*Record excerpts*.
.....

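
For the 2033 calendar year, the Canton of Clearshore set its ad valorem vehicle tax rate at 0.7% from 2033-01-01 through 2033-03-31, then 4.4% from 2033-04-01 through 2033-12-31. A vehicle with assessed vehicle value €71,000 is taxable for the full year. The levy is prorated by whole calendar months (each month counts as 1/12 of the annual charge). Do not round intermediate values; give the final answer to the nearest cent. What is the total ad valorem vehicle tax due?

2033-01-01 to 2033-03-31: 3 months at 0.7% → €71,000 × 0.7% × 3/12 = €124.2500
2033-04-01 to 2033-12-31: 9 months at 4.4% → €71,000 × 4.4% × 9/12 = €2,343.0000
Total = €2,467.2500

€2,467.25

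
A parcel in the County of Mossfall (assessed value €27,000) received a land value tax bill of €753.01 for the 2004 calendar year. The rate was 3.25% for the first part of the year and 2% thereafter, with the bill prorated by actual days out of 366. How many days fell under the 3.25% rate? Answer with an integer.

231 days

Let d = days at the first rate; then 366 − d days at the second rate.
€27,000 × [3.25%·d + 2%·(366−d)] / 366 = €753.01
Solving gives d = 231, so the new rate took effect on 19 August 2004.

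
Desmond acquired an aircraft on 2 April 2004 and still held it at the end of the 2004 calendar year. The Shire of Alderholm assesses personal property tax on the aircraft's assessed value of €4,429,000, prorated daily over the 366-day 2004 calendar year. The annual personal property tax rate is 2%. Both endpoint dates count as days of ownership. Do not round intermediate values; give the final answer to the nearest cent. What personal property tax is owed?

Days held (2 April – 31 December 2004): 274 out of 366
Tax = €4,429,000 × 2% × 274/366 = €66,313.9891

€66,313.99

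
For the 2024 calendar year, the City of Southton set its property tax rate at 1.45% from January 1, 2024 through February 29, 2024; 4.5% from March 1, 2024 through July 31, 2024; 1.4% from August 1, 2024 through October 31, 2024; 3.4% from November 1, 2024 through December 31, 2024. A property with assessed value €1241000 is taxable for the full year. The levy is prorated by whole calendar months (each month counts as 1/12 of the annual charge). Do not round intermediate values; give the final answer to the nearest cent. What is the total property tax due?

€37643.67

January 1 – February 29, 2024: 2 months at 1.45% → €1241000 × 1.45% × 2/12 = €2999.0833
March 1 – July 31, 2024: 5 months at 4.5% → €1241000 × 4.5% × 5/12 = €23268.7500
August 1 – October 31, 2024: 3 months at 1.4% → €1241000 × 1.4% × 3/12 = €4343.5000
November 1 – December 31, 2024: 2 months at 3.4% → €1241000 × 3.4% × 2/12 = €7032.3333
Total = €37643.6667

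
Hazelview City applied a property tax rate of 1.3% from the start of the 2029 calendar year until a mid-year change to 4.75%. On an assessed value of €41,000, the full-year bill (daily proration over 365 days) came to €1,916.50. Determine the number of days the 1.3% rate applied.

8 days

Let d = days at the first rate; then 365 − d days at the second rate.
€41,000 × [1.3%·d + 4.75%·(365−d)] / 365 = €1,916.50
Solving gives d = 8, so the new rate took effect on 9 January 2029.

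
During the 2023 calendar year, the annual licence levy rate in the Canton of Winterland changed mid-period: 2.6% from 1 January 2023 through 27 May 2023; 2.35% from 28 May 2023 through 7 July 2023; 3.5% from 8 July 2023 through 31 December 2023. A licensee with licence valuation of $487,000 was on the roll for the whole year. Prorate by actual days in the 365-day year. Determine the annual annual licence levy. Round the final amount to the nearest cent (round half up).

1 January – 27 May 2023: 147 days at 2.6% → $487,000 × 2.6% × 147/365 = $5,099.4904
28 May – 7 July 2023: 41 days at 2.35% → $487,000 × 2.35% × 41/365 = $1,285.5466
8 July – 31 December 2023: 177 days at 3.5% → $487,000 × 3.5% × 177/365 = $8,265.6575
Total = $14,650.6945

$14,650.69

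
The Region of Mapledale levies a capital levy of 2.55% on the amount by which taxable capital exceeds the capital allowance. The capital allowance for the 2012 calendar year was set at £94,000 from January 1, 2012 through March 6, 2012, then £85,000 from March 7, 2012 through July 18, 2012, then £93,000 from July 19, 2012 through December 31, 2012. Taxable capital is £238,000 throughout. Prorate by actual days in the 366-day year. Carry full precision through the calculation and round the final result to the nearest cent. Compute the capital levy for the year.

£3,767.59

January 1 – March 6, 2012: 66 days, exemption £94,000 → (£238,000 − £94,000) × 2.55% × 66/366 = £662.1639
March 7 – July 18, 2012: 134 days, exemption £85,000 → (£238,000 − £85,000) × 2.55% × 134/366 = £1,428.4180
July 19 – December 31, 2012: 166 days, exemption £93,000 → (£238,000 − £93,000) × 2.55% × 166/366 = £1,677.0082
Total = £3,767.5902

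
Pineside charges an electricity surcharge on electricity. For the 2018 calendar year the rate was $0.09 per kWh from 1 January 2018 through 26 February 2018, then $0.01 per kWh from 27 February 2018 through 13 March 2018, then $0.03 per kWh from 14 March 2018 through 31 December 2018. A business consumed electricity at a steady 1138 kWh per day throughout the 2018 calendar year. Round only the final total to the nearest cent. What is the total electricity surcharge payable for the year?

$16011.66

1 January – 26 February 2018: 57 days × 1138 kWh/day = 64,866 kWh at $0.09/kWh → $5837.94
27 February – 13 March 2018: 15 days × 1138 kWh/day = 17,070 kWh at $0.01/kWh → $170.70
14 March – 31 December 2018: 293 days × 1138 kWh/day = 333,434 kWh at $0.03/kWh → $10003.02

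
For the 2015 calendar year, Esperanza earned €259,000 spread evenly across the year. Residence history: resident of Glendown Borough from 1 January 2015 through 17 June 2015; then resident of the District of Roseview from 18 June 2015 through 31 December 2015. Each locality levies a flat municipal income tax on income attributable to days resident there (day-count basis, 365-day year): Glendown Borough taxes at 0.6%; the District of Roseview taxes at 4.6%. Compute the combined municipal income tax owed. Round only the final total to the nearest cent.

Glendown Borough, 1 January – 17 June 2015: 168 days → €259,000 × 0.6% × 168/365 = €715.2658
The District of Roseview, 18 June – 31 December 2015: 197 days → €259,000 × 4.6% × 197/365 = €6,430.2959
Total = €7,145.5616

€7,145.56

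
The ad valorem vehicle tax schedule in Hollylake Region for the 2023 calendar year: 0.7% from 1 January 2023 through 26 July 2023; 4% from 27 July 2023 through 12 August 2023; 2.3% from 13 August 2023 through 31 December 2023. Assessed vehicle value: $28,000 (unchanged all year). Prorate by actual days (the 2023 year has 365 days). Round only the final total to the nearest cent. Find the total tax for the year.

$412.10

1 January – 26 July 2023: 207 days at 0.7% → $28,000 × 0.7% × 207/365 = $111.1562
27 July – 12 August 2023: 17 days at 4% → $28,000 × 4% × 17/365 = $52.1644
13 August – 31 December 2023: 141 days at 2.3% → $28,000 × 2.3% × 141/365 = $248.7781
Total = $412.0986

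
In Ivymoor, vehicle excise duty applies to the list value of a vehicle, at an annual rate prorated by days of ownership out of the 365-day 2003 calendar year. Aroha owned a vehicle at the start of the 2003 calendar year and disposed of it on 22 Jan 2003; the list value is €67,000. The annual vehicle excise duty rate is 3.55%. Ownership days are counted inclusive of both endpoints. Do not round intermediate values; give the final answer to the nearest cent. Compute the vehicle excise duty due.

€143.36

Days held (1 Jan – 22 Jan 2003): 22 out of 365
Tax = €67,000 × 3.55% × 22/365 = €143.3616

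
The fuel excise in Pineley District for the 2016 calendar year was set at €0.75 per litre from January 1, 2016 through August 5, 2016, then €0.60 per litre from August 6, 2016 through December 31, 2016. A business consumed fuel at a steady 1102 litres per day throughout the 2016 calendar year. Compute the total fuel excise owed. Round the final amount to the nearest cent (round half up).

January 1 – August 5, 2016: 218 days × 1102 litres/day = 240,236 litres at €0.75/litre → €180,177.00
August 6 – December 31, 2016: 148 days × 1102 litres/day = 163,096 litres at €0.60/litre → €97,857.60

€278,034.60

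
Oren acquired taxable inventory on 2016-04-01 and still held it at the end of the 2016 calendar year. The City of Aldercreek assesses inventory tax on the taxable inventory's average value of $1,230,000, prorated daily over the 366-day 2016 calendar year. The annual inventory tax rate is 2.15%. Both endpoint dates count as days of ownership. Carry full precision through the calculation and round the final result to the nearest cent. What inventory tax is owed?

Days held (2016-04-01 to 2016-12-31): 275 out of 366
Tax = $1,230,000 × 2.15% × 275/366 = $19,869.8770

$19,869.88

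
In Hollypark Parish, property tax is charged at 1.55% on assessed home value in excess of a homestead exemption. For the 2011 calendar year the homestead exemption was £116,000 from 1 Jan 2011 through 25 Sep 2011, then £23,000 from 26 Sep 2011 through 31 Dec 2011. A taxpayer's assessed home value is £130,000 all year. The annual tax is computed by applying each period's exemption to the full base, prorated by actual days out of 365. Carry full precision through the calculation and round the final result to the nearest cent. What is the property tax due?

1 Jan – 25 Sep 2011: 268 days, exemption £116,000 → (£130,000 − £116,000) × 1.55% × 268/365 = £159.3315
26 Sep – 31 Dec 2011: 97 days, exemption £23,000 → (£130,000 − £23,000) × 1.55% × 97/365 = £440.7521
Total = £600.0836

£600.08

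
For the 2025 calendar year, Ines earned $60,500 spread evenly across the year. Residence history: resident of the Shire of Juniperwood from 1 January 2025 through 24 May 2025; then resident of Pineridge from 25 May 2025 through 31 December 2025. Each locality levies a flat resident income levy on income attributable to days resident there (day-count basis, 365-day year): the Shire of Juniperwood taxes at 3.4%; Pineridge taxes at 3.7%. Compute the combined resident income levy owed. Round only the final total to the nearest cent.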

.....

*Task item*. Once the line containing "In Hollypark Parish, property" is found, please retype it and every remaining line of the listing above, exactly, with nothing else.

*Output below*.
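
In Hollypark Parish, property tax is charged at 1.55% on assessed home value in excess of a homestead exemption. For the 2011 calendar year the homestead exemption was £116,000 from 1 Jan 2011 through 25 Sep 2011, then £23,000 from 26 Sep 2011 through 31 Dec 2011. A taxpayer's assessed home value is £130,000 all year. The annual tax is computed by applying each period's exemption to the full base, prorated by actual days out of 365. Carry full precision through the calculation and round the final result to the nearest cent. What is the property tax due?

1 Jan – 25 Sep 2011: 268 days, exemption £116,000 → (£130,000 − £116,000) × 1.55% × 268/365 = £159.3315
26 Sep – 31 Dec 2011: 97 days, exemption £23,000 → (£130,000 − £23,000) × 1.55% × 97/365 = £440.7521
Total = £600.0836

£600.08

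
For the 2025 calendar year, Ines earned $60,500 spread evenly across the year. Residence history: resident of the Shire of Juniperwood from 1 January 2025 through 24 May 2025; then resident of Pineridge from 25 May 2025 through 31 December 2025. Each locality levies a flat resident income levy on income attributable to days resident there (day-count basis, 365-day year): the Shire of Juniperwood taxes at 3.4%; Pineridge taxes at 3.7%. Compute the combined resident income levy owed. Round only the final total to the nearest cent.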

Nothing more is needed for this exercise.